▶ **Work request**: Line by line, copy all of the data exactly.

▶ **Extracted material**:
== == ==
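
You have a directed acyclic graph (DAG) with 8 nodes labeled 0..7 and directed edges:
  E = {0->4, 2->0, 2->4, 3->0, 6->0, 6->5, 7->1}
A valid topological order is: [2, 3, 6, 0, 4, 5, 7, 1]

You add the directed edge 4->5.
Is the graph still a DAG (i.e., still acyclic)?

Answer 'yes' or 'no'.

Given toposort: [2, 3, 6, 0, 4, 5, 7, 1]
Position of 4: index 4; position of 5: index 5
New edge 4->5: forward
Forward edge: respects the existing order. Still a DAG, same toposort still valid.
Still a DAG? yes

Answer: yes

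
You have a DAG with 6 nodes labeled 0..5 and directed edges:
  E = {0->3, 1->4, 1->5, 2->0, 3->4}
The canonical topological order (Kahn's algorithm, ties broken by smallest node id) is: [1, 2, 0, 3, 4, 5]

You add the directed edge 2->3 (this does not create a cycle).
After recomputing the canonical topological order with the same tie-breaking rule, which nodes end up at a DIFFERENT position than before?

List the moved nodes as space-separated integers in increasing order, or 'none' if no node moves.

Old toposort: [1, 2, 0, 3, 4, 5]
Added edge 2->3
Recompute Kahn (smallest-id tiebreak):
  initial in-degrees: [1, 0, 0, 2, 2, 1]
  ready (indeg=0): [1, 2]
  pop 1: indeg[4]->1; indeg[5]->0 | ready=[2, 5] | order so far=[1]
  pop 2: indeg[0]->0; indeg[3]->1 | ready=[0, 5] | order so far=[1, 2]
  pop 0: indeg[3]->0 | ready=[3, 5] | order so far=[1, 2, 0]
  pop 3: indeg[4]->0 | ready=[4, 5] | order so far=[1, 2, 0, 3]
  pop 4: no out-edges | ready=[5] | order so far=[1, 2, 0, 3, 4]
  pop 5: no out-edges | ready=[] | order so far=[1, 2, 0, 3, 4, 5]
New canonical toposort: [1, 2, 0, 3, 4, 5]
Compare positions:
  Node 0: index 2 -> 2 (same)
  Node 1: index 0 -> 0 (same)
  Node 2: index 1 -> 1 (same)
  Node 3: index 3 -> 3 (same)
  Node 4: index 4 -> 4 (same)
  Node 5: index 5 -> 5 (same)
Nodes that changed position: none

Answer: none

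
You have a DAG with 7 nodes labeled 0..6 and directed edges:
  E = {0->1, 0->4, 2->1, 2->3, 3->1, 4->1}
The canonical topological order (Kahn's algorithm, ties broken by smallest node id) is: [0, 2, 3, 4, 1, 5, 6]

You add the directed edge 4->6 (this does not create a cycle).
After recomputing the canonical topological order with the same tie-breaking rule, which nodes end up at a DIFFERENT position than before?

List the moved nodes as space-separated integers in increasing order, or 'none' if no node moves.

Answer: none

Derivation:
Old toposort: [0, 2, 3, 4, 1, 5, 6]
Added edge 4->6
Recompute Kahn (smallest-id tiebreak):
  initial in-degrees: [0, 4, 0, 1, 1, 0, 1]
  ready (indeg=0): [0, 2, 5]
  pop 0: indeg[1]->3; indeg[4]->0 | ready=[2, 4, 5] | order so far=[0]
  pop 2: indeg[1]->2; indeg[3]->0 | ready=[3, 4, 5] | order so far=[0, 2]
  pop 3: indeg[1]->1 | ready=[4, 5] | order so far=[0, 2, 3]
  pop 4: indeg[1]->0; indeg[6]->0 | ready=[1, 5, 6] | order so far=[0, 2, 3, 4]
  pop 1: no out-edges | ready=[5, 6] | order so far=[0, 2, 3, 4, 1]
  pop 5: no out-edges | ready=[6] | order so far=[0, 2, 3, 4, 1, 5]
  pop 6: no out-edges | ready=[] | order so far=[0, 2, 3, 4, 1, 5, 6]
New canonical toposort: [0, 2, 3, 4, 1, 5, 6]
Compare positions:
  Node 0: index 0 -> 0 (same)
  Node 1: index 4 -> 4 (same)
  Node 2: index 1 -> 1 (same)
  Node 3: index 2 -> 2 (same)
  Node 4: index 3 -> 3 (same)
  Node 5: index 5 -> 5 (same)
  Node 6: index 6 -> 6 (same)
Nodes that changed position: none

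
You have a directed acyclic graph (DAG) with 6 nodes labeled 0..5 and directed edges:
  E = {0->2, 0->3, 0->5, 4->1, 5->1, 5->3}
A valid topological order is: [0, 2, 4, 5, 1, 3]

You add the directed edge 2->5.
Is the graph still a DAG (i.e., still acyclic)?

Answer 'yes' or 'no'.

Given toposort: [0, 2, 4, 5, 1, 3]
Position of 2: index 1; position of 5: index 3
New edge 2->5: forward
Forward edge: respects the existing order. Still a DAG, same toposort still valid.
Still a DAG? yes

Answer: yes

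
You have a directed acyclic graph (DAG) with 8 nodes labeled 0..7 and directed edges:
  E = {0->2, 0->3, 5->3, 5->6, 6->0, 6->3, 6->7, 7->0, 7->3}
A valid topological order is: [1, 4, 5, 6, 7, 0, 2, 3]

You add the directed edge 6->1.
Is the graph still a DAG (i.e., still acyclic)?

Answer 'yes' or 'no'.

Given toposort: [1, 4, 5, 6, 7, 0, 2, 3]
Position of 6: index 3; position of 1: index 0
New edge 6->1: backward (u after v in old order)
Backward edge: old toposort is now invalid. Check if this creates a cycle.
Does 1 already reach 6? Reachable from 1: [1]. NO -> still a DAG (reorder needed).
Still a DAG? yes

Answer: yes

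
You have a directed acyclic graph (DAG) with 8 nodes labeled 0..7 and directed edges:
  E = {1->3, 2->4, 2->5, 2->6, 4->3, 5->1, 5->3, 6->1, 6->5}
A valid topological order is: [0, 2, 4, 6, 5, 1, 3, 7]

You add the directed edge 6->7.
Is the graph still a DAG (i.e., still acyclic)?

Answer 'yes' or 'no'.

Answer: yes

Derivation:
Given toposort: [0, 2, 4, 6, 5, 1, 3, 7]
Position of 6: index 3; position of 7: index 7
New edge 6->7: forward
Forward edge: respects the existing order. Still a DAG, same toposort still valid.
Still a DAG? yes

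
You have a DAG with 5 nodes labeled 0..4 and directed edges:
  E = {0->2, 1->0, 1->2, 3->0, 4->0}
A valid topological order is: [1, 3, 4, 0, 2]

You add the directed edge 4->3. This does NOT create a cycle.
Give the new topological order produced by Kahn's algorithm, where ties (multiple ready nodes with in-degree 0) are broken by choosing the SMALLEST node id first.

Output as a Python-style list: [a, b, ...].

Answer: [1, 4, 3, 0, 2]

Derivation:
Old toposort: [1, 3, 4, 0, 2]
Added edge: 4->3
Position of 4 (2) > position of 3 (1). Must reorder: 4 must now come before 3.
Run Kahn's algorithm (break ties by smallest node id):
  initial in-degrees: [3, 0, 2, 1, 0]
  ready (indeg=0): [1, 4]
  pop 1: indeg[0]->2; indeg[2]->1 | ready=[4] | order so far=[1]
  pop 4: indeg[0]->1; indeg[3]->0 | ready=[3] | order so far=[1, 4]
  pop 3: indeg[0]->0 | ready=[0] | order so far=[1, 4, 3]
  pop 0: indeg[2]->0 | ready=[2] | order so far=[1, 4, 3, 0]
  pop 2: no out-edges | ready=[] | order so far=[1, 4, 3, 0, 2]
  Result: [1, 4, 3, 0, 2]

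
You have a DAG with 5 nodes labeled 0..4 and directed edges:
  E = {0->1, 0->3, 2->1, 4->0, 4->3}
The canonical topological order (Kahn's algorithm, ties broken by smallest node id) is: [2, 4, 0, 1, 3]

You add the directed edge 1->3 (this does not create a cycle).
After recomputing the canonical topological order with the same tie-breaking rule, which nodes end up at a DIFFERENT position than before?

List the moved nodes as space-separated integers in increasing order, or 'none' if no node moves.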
== == ==
▶ **Task output**:
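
You have a directed acyclic graph (DAG) with 8 nodes labeled 0..7 and directed edges:
  E = {0->4, 2->0, 2->4, 3->0, 6->0, 6->5, 7->1}
A valid topological order is: [2, 3, 6, 0, 4, 5, 7, 1]

You add the directed edge 4->5.
Is the graph still a DAG (i.e., still acyclic)?

Answer 'yes' or 'no'.

Given toposort: [2, 3, 6, 0, 4, 5, 7, 1]
Position of 4: index 4; position of 5: index 5
New edge 4->5: forward
Forward edge: respects the existing order. Still a DAG, same toposort still valid.
Still a DAG? yes

Answer: yes

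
You have a DAG with 6 nodes labeled 0..5 and directed edges:
  E = {0->3, 1->4, 1->5, 2->0, 3->4}
The canonical topological order (Kahn's algorithm, ties broken by smallest node id) is: [1, 2, 0, 3, 4, 5]

You add the directed edge 2->3 (this does not create a cycle).
After recomputing the canonical topological order with the same tie-breaking rule, which nodes end up at a DIFFERENT position than before?

List the moved nodes as space-separated integers in increasing order, or 'none' if no node moves.

Old toposort: [1, 2, 0, 3, 4, 5]
Added edge 2->3
Recompute Kahn (smallest-id tiebreak):
  initial in-degrees: [1, 0, 0, 2, 2, 1]
  ready (indeg=0): [1, 2]
  pop 1: indeg[4]->1; indeg[5]->0 | ready=[2, 5] | order so far=[1]
  pop 2: indeg[0]->0; indeg[3]->1 | ready=[0, 5] | order so far=[1, 2]
  pop 0: indeg[3]->0 | ready=[3, 5] | order so far=[1, 2, 0]
  pop 3: indeg[4]->0 | ready=[4, 5] | order so far=[1, 2, 0, 3]
  pop 4: no out-edges | ready=[5] | order so far=[1, 2, 0, 3, 4]
  pop 5: no out-edges | ready=[] | order so far=[1, 2, 0, 3, 4, 5]
New canonical toposort: [1, 2, 0, 3, 4, 5]
Compare positions:
  Node 0: index 2 -> 2 (same)
  Node 1: index 0 -> 0 (same)
  Node 2: index 1 -> 1 (same)
  Node 3: index 3 -> 3 (same)
  Node 4: index 4 -> 4 (same)
  Node 5: index 5 -> 5 (same)
Nodes that changed position: none

Answer: none

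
You have a DAG with 7 nodes labeled 0..6 and directed edges:
  E = {0->1, 0->4, 2->1, 2->3, 3->1, 4->1}
The canonical topological order (Kahn's algorithm, ties broken by smallest node id) is: [0, 2, 3, 4, 1, 5, 6]

You add the directed edge 4->6 (this does not create a cycle).
After recomputing the canonical topological order with the same tie-breaking rule, which nodes end up at a DIFFERENT position than before?

List the moved nodes as space-separated integers in increasing order, or 'none' if no node moves.

Answer: none

Derivation:
Old toposort: [0, 2, 3, 4, 1, 5, 6]
Added edge 4->6
Recompute Kahn (smallest-id tiebreak):
  initial in-degrees: [0, 4, 0, 1, 1, 0, 1]
  ready (indeg=0): [0, 2, 5]
  pop 0: indeg[1]->3; indeg[4]->0 | ready=[2, 4, 5] | order so far=[0]
  pop 2: indeg[1]->2; indeg[3]->0 | ready=[3, 4, 5] | order so far=[0, 2]
  pop 3: indeg[1]->1 | ready=[4, 5] | order so far=[0, 2, 3]
  pop 4: indeg[1]->0; indeg[6]->0 | ready=[1, 5, 6] | order so far=[0, 2, 3, 4]
  pop 1: no out-edges | ready=[5, 6] | order so far=[0, 2, 3, 4, 1]
  pop 5: no out-edges | ready=[6] | order so far=[0, 2, 3, 4, 1, 5]
  pop 6: no out-edges | ready=[] | order so far=[0, 2, 3, 4, 1, 5, 6]
New canonical toposort: [0, 2, 3, 4, 1, 5, 6]
Compare positions:
  Node 0: index 0 -> 0 (same)
  Node 1: index 4 -> 4 (same)
  Node 2: index 1 -> 1 (same)
  Node 3: index 2 -> 2 (same)
  Node 4: index 3 -> 3 (same)
  Node 5: index 5 -> 5 (same)
  Node 6: index 6 -> 6 (same)
Nodes that changed position: none

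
You have a directed acyclic graph (DAG) with 6 nodes labeled 0..5 and directed edges:
  E = {0->2, 0->3, 0->5, 4->1, 5->1, 5->3}
A valid topological order is: [0, 2, 4, 5, 1, 3]

You add the directed edge 2->5.
Is the graph still a DAG (i.e., still acyclic)?

Answer 'yes' or 'no'.

Given toposort: [0, 2, 4, 5, 1, 3]
Position of 2: index 1; position of 5: index 3
New edge 2->5: forward
Forward edge: respects the existing order. Still a DAG, same toposort still valid.
Still a DAG? yes

Answer: yes

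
You have a directed acyclic graph (DAG) with 8 nodes labeled 0..7 and directed edges:
  E = {0->2, 0->3, 5->3, 5->6, 6->0, 6->3, 6->7, 7->0, 7->3}
A valid topological order is: [1, 4, 5, 6, 7, 0, 2, 3]

You add the directed edge 6->1.
Is the graph still a DAG (i.e., still acyclic)?

Answer 'yes' or 'no'.

Given toposort: [1, 4, 5, 6, 7, 0, 2, 3]
Position of 6: index 3; position of 1: index 0
New edge 6->1: backward (u after v in old order)
Backward edge: old toposort is now invalid. Check if this creates a cycle.
Does 1 already reach 6? Reachable from 1: [1]. NO -> still a DAG (reorder needed).
Still a DAG? yes

Answer: yes

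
You have a directed acyclic graph (DAG) with 8 nodes labeled 0..7 and directed edges:
  E = {1->3, 2->4, 2->5, 2->6, 4->3, 5->1, 5->3, 6->1, 6->5}
A valid topological order is: [0, 2, 4, 6, 5, 1, 3, 7]

You add the directed edge 6->7.
Is the graph still a DAG (i.e., still acyclic)?

Answer 'yes' or 'no'.

Answer: yes

Derivation:
Given toposort: [0, 2, 4, 6, 5, 1, 3, 7]
Position of 6: index 3; position of 7: index 7
New edge 6->7: forward
Forward edge: respects the existing order. Still a DAG, same toposort still valid.
Still a DAG? yes

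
You have a DAG with 5 nodes labeled 0..4 and directed edges:
  E = {0->2, 1->0, 1->2, 3->0, 4->0}
A valid topological order is: [1, 3, 4, 0, 2]

You add the directed edge 4->3. This does NOT create a cycle.
Give the new topological order produced by Kahn's algorithm, where ties (multiple ready nodes with in-degree 0) are broken by choosing the SMALLEST node id first.

Output as a Python-style list: [a, b, ...].

Answer: [1, 4, 3, 0, 2]

Derivation:
Old toposort: [1, 3, 4, 0, 2]
Added edge: 4->3
Position of 4 (2) > position of 3 (1). Must reorder: 4 must now come before 3.
Run Kahn's algorithm (break ties by smallest node id):
  initial in-degrees: [3, 0, 2, 1, 0]
  ready (indeg=0): [1, 4]
  pop 1: indeg[0]->2; indeg[2]->1 | ready=[4] | order so far=[1]
  pop 4: indeg[0]->1; indeg[3]->0 | ready=[3] | order so far=[1, 4]
  pop 3: indeg[0]->0 | ready=[0] | order so far=[1, 4, 3]
  pop 0: indeg[2]->0 | ready=[2] | order so far=[1, 4, 3, 0]
  pop 2: no out-edges | ready=[] | order so far=[1, 4, 3, 0, 2]
  Result: [1, 4, 3, 0, 2]

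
You have a DAG with 5 nodes labeled 0..4 and directed edges:
  E = {0->1, 0->3, 2->1, 4->0, 4->3}
The canonical topological order (Kahn's algorithm, ties broken by smallest node id) is: [2, 4, 0, 1, 3]

You add the directed edge 1->3 (this does not create a cycle).
After recomputing the canonical topological order with the same tie-breaking rule, which nodes end up at a DIFFERENT position than before?

List the moved nodes as space-separated integers in increasing order, or 'none' if no node moves.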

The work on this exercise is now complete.